Which lines of the entries contain the string "directly"? Copy each of them.

Dataset entries:
BEGIN

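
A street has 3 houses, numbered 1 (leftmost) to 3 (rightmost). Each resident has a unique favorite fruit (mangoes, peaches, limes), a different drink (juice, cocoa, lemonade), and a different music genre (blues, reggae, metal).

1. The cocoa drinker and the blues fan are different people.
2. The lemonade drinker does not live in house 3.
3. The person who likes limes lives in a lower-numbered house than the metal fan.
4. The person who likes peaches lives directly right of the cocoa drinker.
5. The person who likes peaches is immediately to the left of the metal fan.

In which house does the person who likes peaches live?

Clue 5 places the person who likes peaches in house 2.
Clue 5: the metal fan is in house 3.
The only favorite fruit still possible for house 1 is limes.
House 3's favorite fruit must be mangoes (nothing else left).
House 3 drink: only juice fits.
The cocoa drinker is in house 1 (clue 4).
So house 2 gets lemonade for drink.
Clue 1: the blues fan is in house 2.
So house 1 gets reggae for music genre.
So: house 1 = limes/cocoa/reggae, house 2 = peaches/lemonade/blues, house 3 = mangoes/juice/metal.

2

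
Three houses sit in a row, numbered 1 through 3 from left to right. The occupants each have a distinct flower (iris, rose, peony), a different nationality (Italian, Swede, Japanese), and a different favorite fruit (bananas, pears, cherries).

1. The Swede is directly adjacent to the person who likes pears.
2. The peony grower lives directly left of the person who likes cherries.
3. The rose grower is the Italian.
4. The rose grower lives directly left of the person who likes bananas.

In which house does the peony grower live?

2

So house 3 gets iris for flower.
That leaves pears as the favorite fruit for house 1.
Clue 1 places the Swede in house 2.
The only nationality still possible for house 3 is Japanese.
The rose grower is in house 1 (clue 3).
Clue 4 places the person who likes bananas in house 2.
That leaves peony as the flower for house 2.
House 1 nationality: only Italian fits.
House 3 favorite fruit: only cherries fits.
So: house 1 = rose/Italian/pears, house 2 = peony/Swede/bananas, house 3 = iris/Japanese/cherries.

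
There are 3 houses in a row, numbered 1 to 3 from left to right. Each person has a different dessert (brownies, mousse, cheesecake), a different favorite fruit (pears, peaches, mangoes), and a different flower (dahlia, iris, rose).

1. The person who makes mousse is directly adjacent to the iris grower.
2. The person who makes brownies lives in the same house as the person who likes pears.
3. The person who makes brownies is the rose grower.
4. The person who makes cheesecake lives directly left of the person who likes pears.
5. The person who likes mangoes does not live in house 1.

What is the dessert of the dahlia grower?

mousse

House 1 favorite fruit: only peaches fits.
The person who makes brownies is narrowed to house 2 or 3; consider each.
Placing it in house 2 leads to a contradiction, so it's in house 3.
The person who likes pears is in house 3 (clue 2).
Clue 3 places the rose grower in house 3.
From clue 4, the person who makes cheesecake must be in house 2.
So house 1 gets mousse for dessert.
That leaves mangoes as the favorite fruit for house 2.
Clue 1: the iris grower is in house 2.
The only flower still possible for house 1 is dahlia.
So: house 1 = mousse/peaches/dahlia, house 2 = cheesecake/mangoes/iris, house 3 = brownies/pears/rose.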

END
BEGIN

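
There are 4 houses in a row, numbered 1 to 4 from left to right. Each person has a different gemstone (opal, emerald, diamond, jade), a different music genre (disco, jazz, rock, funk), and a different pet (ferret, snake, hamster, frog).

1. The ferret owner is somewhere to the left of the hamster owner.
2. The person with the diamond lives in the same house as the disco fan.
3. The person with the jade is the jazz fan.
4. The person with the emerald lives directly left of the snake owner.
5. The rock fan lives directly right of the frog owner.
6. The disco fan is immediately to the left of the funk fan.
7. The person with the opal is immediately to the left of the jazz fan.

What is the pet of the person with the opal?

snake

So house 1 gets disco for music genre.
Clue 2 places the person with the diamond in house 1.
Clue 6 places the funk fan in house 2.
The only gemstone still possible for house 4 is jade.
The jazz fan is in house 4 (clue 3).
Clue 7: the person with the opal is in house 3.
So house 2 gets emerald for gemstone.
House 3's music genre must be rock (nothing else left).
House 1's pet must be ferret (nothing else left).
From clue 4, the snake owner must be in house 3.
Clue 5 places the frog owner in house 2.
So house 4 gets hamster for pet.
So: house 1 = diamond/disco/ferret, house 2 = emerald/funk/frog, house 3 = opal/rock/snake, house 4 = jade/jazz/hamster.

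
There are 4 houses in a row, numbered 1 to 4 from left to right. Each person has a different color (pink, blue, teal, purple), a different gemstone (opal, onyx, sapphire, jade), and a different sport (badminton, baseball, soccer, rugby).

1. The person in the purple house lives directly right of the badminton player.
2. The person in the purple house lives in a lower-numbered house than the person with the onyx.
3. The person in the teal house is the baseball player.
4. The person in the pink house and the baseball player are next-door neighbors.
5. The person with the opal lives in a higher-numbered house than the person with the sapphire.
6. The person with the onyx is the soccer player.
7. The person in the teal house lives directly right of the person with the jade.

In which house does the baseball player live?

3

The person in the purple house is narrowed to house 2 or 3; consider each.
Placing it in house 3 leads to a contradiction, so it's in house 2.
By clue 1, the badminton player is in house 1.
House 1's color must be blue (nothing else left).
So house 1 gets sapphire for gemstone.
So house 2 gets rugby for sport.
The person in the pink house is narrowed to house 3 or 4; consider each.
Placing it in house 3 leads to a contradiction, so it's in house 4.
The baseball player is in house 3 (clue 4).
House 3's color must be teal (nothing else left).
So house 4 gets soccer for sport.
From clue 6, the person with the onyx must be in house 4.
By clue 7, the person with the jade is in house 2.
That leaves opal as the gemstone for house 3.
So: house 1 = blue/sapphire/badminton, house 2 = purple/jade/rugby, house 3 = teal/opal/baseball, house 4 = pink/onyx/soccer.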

END
BEGIN

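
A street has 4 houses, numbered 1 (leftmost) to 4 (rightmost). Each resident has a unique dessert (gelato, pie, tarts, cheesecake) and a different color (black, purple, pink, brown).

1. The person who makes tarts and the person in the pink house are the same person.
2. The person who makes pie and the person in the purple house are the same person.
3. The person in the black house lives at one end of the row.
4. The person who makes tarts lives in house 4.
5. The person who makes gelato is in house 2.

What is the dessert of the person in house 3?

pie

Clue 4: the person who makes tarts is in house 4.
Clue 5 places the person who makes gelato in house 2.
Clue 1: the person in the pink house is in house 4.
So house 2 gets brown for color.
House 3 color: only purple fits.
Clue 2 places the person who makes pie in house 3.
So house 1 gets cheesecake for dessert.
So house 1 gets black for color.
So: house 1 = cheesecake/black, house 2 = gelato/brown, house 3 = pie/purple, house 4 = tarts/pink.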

END

** PROBLEM SOLUTION **
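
4. The person who likes peaches lives directly right of the cocoa drinker.
1. The Swede is directly adjacent to the person who likes pears.
2. The peony grower lives directly left of the person who likes cherries.
4. The rose grower lives directly left of the person who likes bananas.
1. The person who makes mousse is directly adjacent to the iris grower.
4. The person who makes cheesecake lives directly left of the person who likes pears.
4. The person with the emerald lives directly left of the snake owner.
5. The rock fan lives directly right of the frog owner.
1. The person in the purple house lives directly right of the badminton player.
7. The person in the teal house lives directly right of the person with the jade.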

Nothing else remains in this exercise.